Needed from the data below: every line from the one with "absolute value. Report" up to and including the one with "Capacitors: C1=16.4 µF", repeated exactly and with nothing else.

■ **Records provided**
----------------------------------------

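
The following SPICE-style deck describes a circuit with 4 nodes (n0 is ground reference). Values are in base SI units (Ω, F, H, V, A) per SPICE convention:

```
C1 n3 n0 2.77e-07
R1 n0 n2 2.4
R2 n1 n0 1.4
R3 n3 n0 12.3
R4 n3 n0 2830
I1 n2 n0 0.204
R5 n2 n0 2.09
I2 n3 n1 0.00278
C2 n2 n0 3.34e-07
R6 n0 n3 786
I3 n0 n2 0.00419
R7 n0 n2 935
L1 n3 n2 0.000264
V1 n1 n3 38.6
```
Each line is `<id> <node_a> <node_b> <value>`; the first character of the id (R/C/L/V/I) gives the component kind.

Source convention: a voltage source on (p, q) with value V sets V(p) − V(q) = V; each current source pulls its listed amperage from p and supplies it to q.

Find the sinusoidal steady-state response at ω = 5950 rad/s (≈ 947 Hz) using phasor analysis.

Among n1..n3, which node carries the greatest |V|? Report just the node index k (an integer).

3

Element admittances at ω=5950 rad/s:
  Y(C1) = 0.000+0.001648j S between n3,n0
  Y(R1) = 0.4167+0.000j S between n0,n2
  Y(R2) = 0.7143+0.000j S between n1,n0
  Y(R3) = 0.08130+0.000j S between n3,n0
  Y(R4) = 0.0003534+0.000j S between n3,n0
  I1: injects 0.204 A into n0 (from n2)
  Y(R5) = 0.4785+0.000j S between n2,n0
  I2: injects 0.00278 A into n1 (from n3)
  Y(C2) = 0.000+0.001987j S between n2,n0
  Y(R6) = 0.001272+0.000j S between n0,n3
  I3: injects 0.00419 A into n2 (from n0)
  Y(R7) = 0.001070+0.000j S between n0,n2
  Y(L1) = 0.000-0.6366j S between n3,n2
  V1: constraint V(n1)−V(n3) = 38.6
Assemble and solve the 4×4 MNA system:
  V(n1)=16.64-8.344j  V(n2)=-11.45+7.488j  V(n3)=-21.96-8.344j
  i(V1)=-11.88+5.960j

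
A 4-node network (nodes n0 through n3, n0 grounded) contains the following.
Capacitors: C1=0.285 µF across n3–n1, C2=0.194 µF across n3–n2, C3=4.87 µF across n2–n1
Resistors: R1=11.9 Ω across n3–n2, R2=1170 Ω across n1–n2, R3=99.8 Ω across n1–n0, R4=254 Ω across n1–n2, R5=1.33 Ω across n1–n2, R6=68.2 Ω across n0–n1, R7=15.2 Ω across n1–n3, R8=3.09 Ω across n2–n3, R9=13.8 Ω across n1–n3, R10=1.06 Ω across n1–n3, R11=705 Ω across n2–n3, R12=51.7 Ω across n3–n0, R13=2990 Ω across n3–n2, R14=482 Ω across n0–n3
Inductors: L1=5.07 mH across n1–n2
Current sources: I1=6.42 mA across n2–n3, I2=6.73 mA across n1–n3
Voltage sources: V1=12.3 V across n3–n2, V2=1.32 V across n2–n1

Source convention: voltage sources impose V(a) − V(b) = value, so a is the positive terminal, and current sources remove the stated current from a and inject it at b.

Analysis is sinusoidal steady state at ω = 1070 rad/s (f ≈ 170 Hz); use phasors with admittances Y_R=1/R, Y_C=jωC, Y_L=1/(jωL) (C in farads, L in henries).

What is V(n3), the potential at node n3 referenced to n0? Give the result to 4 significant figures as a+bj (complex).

7.292+0.000j V

Element admittances at ω=1070 rad/s:
  Y(C1) = 0.000+0.0003050j S between n3,n1
  Y(R1) = 0.08403+0.000j S between n3,n2
  Y(R2) = 0.0008547+0.000j S between n1,n2
  Y(R3) = 0.01002+0.000j S between n1,n0
  Y(C2) = 0.000+0.0002076j S between n3,n2
  Y(L1) = 0.000-0.1843j S between n1,n2
  Y(R4) = 0.003937+0.000j S between n1,n2
  Y(R5) = 0.7519+0.000j S between n1,n2
  I1: injects 0.00642 A into n3 (from n2)
  Y(R6) = 0.01466+0.000j S between n0,n1
  Y(R7) = 0.06579+0.000j S between n1,n3
  Y(R8) = 0.3236+0.000j S between n2,n3
  Y(R9) = 0.07246+0.000j S between n1,n3
  Y(C3) = 0.000+0.005211j S between n2,n1
  Y(R10) = 0.9434+0.000j S between n1,n3
  I2: injects 0.00673 A into n3 (from n1)
  Y(R11) = 0.001418+0.000j S between n2,n3
  Y(R12) = 0.01934+0.000j S between n3,n0
  Y(R13) = 0.0003344+0.000j S between n3,n2
  Y(R14) = 0.002075+0.000j S between n0,n3
  V1: constraint V(n3)−V(n2) = 12.3
  V2: constraint V(n2)−V(n1) = 1.32
Assemble and solve the 5×5 MNA system:
  V(n1)=-6.328+0.000j  V(n2)=-5.008+0.000j  V(n3)=7.292+0.000j
  i(V1)=-19.91-0.006707j  i(V2)=-15.88+0.2323j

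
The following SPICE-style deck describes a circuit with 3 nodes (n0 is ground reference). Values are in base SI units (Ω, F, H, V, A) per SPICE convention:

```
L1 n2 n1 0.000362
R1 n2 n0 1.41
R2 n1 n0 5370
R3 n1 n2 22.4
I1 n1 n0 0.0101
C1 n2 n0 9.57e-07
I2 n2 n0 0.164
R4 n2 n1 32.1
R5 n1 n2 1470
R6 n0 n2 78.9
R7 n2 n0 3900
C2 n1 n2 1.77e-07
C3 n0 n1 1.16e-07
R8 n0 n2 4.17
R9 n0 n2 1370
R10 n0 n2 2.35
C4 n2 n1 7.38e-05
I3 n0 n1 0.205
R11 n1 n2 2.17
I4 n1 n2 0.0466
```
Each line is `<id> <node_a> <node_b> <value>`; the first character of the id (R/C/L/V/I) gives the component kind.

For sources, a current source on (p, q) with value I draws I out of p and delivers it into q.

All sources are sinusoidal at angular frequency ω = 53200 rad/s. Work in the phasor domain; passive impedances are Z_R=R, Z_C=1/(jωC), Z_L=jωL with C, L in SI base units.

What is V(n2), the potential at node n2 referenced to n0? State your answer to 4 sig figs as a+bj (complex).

Element admittances at ω=53200 rad/s:
  Y(L1) = 0.000-0.05193j S between n2,n1
  Y(R1) = 0.7092+0.000j S between n2,n0
  Y(R2) = 0.0001862+0.000j S between n1,n0
  Y(R3) = 0.04464+0.000j S between n1,n2
  I1: injects 0.0101 A into n0 (from n1)
  Y(C1) = 0.000+0.05091j S between n2,n0
  I2: injects 0.164 A into n0 (from n2)
  Y(R4) = 0.03115+0.000j S between n2,n1
  Y(R5) = 0.0006803+0.000j S between n1,n2
  Y(R6) = 0.01267+0.000j S between n0,n2
  Y(R7) = 0.0002564+0.000j S between n2,n0
  Y(C2) = 0.000+0.009416j S between n1,n2
  Y(C3) = 0.000+0.006171j S between n0,n1
  Y(R8) = 0.2398+0.000j S between n0,n2
  Y(R9) = 0.0007299+0.000j S between n0,n2
  Y(R10) = 0.4255+0.000j S between n0,n2
  Y(C4) = 0.000+3.926j S between n2,n1
  I3: injects 0.205 A into n1 (from n0)
  Y(R11) = 0.4608+0.000j S between n1,n2
  I4: injects 0.0466 A into n2 (from n1)
Assemble and solve the 2×2 MNA system:
  V(n1)=0.02719-0.03834j  V(n2)=0.02205-0.0009244j

0.02205-0.0009244j V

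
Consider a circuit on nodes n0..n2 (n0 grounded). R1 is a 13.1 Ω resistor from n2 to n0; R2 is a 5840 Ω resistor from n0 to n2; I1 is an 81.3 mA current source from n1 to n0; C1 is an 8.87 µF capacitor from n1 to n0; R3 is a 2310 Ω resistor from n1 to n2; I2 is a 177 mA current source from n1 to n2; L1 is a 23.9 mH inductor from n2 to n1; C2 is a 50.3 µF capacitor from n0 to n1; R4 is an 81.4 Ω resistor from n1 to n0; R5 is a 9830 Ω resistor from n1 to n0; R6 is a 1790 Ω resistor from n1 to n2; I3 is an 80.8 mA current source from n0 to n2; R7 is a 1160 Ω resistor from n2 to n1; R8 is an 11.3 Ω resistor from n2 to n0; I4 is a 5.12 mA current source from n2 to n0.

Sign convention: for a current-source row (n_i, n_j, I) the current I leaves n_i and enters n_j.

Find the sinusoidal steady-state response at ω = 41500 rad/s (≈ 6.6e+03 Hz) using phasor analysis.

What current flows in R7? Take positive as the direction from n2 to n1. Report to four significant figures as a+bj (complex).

Element admittances at ω=41500 rad/s:
  Y(R1) = 0.07634+0.000j S between n2,n0
  Y(R2) = 0.0001712+0.000j S between n0,n2
  I1: injects 0.0813 A into n0 (from n1)
  Y(C1) = 0.000+0.3681j S between n1,n0
  Y(R3) = 0.0004329+0.000j S between n1,n2
  I2: injects 0.177 A into n2 (from n1)
  Y(L1) = 0.000-0.001008j S between n2,n1
  Y(C2) = 0.000+2.087j S between n0,n1
  Y(R4) = 0.01229+0.000j S between n1,n0
  Y(R5) = 0.0001017+0.000j S between n1,n0
  Y(R6) = 0.0005587+0.000j S between n1,n2
  I3: injects 0.0808 A into n2 (from n0)
  Y(R7) = 0.0008621+0.000j S between n2,n1
  Y(R8) = 0.08850+0.000j S between n2,n0
  I4: injects 0.00512 A into n0 (from n2)
Assemble and solve the 2×2 MNA system:
  V(n1)=-0.001218+0.1041j  V(n2)=1.515+0.01032j

0.001307-8.083e-05j A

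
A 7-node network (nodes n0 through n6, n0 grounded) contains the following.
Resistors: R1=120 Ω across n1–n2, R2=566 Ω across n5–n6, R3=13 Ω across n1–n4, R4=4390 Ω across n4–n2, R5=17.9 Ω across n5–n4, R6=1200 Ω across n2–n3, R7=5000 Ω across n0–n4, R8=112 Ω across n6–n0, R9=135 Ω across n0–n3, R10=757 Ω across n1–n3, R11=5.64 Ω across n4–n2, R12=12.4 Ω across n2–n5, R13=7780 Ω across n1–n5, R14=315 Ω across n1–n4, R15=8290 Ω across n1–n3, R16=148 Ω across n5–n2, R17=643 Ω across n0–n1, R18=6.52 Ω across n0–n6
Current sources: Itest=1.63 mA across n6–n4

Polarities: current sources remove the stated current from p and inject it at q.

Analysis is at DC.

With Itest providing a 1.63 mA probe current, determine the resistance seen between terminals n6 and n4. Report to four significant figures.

R_eq = 197.0 Ω

MNA unknowns: 6 node voltages V₁..V_6
R1: Y=0.008333 on G[1,2]
R2: Y=0.001767 on G[5,6]
R3: Y=0.07692 on G[1,4]
R4: Y=0.0002278 on G[4,2]
R5: Y=0.05587 on G[5,4]
R6: Y=0.0008333 on G[2,3]
R7: Y=0.0002000 on G[0,4]
R8: Y=0.008929 on G[6,0]
R9: Y=0.007407 on G[0,3]
R10: Y=0.001321 on G[1,3]
R11: Y=0.1773 on G[4,2]
R12: Y=0.08065 on G[2,5]
R13: Y=0.0001285 on G[1,5]
R14: Y=0.003175 on G[1,4]
R15: Y=0.0001206 on G[1,3]
R16: Y=0.006757 on G[5,2]
R17: Y=0.001555 on G[0,1]
R18: Y=0.1534 on G[0,6]
Itest: z[6]−=0.00163, z[4]+=0.00163
solve → V1=0.3051, V2=0.3117, V3=0.07225, V4=0.3145, V5=0.3089, V6=-0.006608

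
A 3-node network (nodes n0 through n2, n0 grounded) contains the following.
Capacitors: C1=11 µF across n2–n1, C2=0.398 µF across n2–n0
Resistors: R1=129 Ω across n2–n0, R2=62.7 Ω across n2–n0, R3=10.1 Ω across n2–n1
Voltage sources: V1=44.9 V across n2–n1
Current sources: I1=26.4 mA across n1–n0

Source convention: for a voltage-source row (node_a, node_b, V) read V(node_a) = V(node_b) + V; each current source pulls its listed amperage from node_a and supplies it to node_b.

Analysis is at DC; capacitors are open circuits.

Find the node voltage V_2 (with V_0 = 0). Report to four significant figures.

-1.114 V

Element admittances at DC:
  Y(C1) = 0.000 S between n2,n1
  Y(R1) = 0.007752 S between n2,n0
  Y(R2) = 0.01595 S between n2,n0
  Y(R3) = 0.09901 S between n2,n1
  Y(C2) = 0.000 S between n2,n0
  V1: constraint V(n2)−V(n1) = 44.9
  I1: injects 0.0264 A into n0 (from n1)
Assemble and solve the 3×3 MNA system:
  V(n1)=-46.01  V(n2)=-1.114
  i(V1)=-4.419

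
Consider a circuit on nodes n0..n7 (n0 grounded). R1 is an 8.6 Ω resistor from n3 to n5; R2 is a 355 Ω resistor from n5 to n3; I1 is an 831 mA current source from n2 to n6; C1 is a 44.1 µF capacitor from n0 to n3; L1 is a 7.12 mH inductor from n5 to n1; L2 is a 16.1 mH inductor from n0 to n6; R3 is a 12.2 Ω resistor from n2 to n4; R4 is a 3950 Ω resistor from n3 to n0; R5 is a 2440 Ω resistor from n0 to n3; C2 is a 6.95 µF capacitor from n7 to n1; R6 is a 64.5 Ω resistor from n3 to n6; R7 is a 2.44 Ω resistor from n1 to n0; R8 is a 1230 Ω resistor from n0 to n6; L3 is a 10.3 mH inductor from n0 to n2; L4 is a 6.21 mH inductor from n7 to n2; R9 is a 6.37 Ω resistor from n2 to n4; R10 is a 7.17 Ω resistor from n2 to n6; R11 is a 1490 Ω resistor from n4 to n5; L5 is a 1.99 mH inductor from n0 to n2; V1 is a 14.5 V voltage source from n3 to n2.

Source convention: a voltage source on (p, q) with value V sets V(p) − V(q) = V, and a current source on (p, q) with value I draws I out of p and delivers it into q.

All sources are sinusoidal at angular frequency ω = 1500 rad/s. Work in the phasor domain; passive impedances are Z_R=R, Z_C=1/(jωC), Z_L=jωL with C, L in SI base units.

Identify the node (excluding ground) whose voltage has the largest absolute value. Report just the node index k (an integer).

MNA unknowns: 7 node voltages V₁..V_7 plus 1 source current (V1)
R1: Y=0.1163+0.000j on G[3,5]
R2: Y=0.002817+0.000j on G[5,3]
I1: z[2]−=0.831, z[6]+=0.831
C1: Y=0.000+0.06615j on G[0,3]
L1: Y=0.000-0.09363j on G[5,1]
L2: Y=0.000-0.04141j on G[0,6]
R3: Y=0.08197+0.000j on G[2,4]
R4: Y=0.0002532+0.000j on G[3,0]
R5: Y=0.0004098+0.000j on G[0,3]
C2: Y=0.000+0.01043j on G[7,1]
R6: Y=0.01550+0.000j on G[3,6]
R7: Y=0.4098+0.000j on G[1,0]
R8: Y=0.0008130+0.000j on G[0,6]
L3: Y=0.000-0.06472j on G[0,2]
L4: Y=0.000-0.1074j on G[7,2]
R9: Y=0.1570+0.000j on G[2,4]
R10: Y=0.1395+0.000j on G[2,6]
R11: Y=0.0006711+0.000j on G[4,5]
L5: Y=0.000-0.3350j on G[0,2]
V1: row V3−V2=14.5, i_V1 at 3,2
solve → V1=1.424-1.851j, V2=-0.2180-1.789j, V3=14.28-1.789j, V4=-0.1913-1.772j, V5=9.324+4.387j, V6=6.569-0.03368j, V7=-0.3946-1.782j
aux → i_V1=-0.8379-0.1808j

3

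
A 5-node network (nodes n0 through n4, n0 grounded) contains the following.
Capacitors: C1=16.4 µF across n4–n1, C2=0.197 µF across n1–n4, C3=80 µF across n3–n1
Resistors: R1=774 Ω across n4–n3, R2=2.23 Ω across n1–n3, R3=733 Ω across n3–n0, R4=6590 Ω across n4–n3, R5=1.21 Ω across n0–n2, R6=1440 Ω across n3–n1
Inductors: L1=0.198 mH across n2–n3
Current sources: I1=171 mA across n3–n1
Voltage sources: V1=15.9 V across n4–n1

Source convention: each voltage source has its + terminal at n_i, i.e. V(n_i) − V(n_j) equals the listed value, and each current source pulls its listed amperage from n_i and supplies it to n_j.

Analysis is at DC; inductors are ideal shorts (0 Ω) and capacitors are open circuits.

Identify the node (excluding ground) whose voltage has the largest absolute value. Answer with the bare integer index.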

----------------------------------------

■ **Output for this task**
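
Identify the node (excluding ground) whose voltage has the largest absolute value. Report just the node index k (an integer).

MNA unknowns: 7 node voltages V₁..V_7 plus 1 source current (V1)
R1: Y=0.1163+0.000j on G[3,5]
R2: Y=0.002817+0.000j on G[5,3]
I1: z[2]−=0.831, z[6]+=0.831
C1: Y=0.000+0.06615j on G[0,3]
L1: Y=0.000-0.09363j on G[5,1]
L2: Y=0.000-0.04141j on G[0,6]
R3: Y=0.08197+0.000j on G[2,4]
R4: Y=0.0002532+0.000j on G[3,0]
R5: Y=0.0004098+0.000j on G[0,3]
C2: Y=0.000+0.01043j on G[7,1]
R6: Y=0.01550+0.000j on G[3,6]
R7: Y=0.4098+0.000j on G[1,0]
R8: Y=0.0008130+0.000j on G[0,6]
L3: Y=0.000-0.06472j on G[0,2]
L4: Y=0.000-0.1074j on G[7,2]
R9: Y=0.1570+0.000j on G[2,4]
R10: Y=0.1395+0.000j on G[2,6]
R11: Y=0.0006711+0.000j on G[4,5]
L5: Y=0.000-0.3350j on G[0,2]
V1: row V3−V2=14.5, i_V1 at 3,2
solve → V1=1.424-1.851j, V2=-0.2180-1.789j, V3=14.28-1.789j, V4=-0.1913-1.772j, V5=9.324+4.387j, V6=6.569-0.03368j, V7=-0.3946-1.782j
aux → i_V1=-0.8379-0.1808j

3

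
A 5-node network (nodes n0 through n4, n0 grounded) contains the following.
Capacitors: C1=16.4 µF across n4–n1, C2=0.197 µF across n1–n4, C3=80 µF across n3–n1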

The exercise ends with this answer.